Saved entries
# # # # # # #

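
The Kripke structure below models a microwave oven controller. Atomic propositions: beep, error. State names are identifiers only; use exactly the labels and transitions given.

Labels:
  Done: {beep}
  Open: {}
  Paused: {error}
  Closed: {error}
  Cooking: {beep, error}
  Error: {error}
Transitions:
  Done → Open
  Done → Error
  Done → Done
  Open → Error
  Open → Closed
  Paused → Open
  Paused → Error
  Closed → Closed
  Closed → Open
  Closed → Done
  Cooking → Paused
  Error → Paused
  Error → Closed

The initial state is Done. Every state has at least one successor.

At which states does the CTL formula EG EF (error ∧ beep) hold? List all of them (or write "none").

States satisfying EF (error ∧ beep): {Cooking}.
States satisfying EG EF (error ∧ beep): ∅.

none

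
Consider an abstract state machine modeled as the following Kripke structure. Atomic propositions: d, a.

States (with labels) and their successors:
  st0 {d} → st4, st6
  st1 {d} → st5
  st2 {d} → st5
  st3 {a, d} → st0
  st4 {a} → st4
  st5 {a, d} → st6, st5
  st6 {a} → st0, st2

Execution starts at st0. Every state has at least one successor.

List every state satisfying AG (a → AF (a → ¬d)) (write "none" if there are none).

{st4}

States satisfying a → AF (a → ¬d): {st0, st1, st2, st3, st4, st6}.
States satisfying AG (a → AF (a → ¬d)): {st4}.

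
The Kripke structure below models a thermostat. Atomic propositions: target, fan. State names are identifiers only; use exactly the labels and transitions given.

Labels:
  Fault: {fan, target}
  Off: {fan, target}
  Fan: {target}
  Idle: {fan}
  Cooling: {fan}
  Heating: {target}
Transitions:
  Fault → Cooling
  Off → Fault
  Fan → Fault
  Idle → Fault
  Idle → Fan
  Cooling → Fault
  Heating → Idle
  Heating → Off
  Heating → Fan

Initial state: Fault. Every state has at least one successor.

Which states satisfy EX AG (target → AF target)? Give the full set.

{Fault, Off, Fan, Idle, Cooling, Heating}

States satisfying AG (target → AF target): {Fault, Off, Fan, Idle, Cooling, Heating}.
States satisfying EX AG (target → AF target): {Fault, Off, Fan, Idle, Cooling, Heating}.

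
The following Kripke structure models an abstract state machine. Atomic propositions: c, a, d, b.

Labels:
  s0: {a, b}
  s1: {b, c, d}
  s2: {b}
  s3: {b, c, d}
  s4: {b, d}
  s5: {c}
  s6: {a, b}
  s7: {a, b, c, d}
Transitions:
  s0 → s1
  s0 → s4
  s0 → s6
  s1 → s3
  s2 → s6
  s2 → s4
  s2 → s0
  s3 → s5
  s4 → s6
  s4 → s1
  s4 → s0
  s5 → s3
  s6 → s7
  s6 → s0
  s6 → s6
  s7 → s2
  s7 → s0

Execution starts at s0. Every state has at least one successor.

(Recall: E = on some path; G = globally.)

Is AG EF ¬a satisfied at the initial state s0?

Holds

States satisfying EF ¬a: {s0, s1, s2, s3, s4, s5, s6, s7}.
States satisfying AG EF ¬a: {s0, s1, s2, s3, s4, s5, s6, s7}.
Every state reachable from s0 satisfies EF ¬a.
s0 ∈ Sat(AG EF ¬a).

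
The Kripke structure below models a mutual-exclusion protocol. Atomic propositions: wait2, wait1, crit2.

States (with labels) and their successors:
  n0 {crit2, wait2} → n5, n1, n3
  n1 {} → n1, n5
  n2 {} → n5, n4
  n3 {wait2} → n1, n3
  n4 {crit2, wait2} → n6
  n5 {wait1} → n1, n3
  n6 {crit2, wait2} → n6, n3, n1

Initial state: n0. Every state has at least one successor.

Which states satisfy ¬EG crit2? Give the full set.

{n0, n1, n2, n3, n5}

States satisfying crit2: {n0, n4, n6}.
States satisfying EG crit2: {n4, n6}.
States satisfying ¬EG crit2: {n0, n1, n2, n3, n5}.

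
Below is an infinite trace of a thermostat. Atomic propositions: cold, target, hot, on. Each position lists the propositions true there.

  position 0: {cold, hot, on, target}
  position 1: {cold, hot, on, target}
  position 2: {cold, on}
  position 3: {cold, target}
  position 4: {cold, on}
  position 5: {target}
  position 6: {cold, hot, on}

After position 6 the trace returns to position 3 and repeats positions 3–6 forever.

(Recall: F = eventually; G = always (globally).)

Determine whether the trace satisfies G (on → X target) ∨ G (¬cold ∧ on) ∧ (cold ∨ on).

Does not hold

on → X target must hold at every position from 0 onward. It fails at position 1, so G (on → X target) is false.
Positions where on holds: 0, 1, 2, 4, 6.
Check X target at each: 0→ok, 1→fails, 2→ok, 4→ok, 6→ok.
At position 0: G (on → X target) is false; G (¬cold ∧ on) ∧ (cold ∨ on) is false; so G (on → X target) ∨ G (¬cold ∧ on) ∧ (cold ∨ on) is false.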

# # # # # # #

--- YOUR GOAL ---
Reproduce precisely, and with no line left out, each line from the top of the entries through the line that carries "Cooling → Fault".

--- WRITTEN RESPONSE ---
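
The Kripke structure below models a microwave oven controller. Atomic propositions: beep, error. State names are identifiers only; use exactly the labels and transitions given.

Labels:
  Done: {beep}
  Open: {}
  Paused: {error}
  Closed: {error}
  Cooking: {beep, error}
  Error: {error}
Transitions:
  Done → Open
  Done → Error
  Done → Done
  Open → Error
  Open → Closed
  Paused → Open
  Paused → Error
  Closed → Closed
  Closed → Open
  Closed → Done
  Cooking → Paused
  Error → Paused
  Error → Closed

The initial state is Done. Every state has at least one successor.

At which states does the CTL formula EG EF (error ∧ beep) hold? List all of them (or write "none").

States satisfying EF (error ∧ beep): {Cooking}.
States satisfying EG EF (error ∧ beep): ∅.

none

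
Consider an abstract state machine modeled as the following Kripke structure. Atomic propositions: d, a.

States (with labels) and their successors:
  st0 {d} → st4, st6
  st1 {d} → st5
  st2 {d} → st5
  st3 {a, d} → st0
  st4 {a} → st4
  st5 {a, d} → st6, st5
  st6 {a} → st0, st2

Execution starts at st0. Every state has at least one successor.

List every state satisfying AG (a → AF (a → ¬d)) (write "none" if there are none).

{st4}

States satisfying a → AF (a → ¬d): {st0, st1, st2, st3, st4, st6}.
States satisfying AG (a → AF (a → ¬d)): {st4}.

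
The Kripke structure below models a thermostat. Atomic propositions: target, fan. State names are identifiers only; use exactly the labels and transitions given.

Labels:
  Fault: {fan, target}
  Off: {fan, target}
  Fan: {target}
  Idle: {fan}
  Cooling: {fan}
  Heating: {target}
Transitions:
  Fault → Cooling
  Off → Fault
  Fan → Fault
  Idle → Fault
  Idle → Fan
  Cooling → Fault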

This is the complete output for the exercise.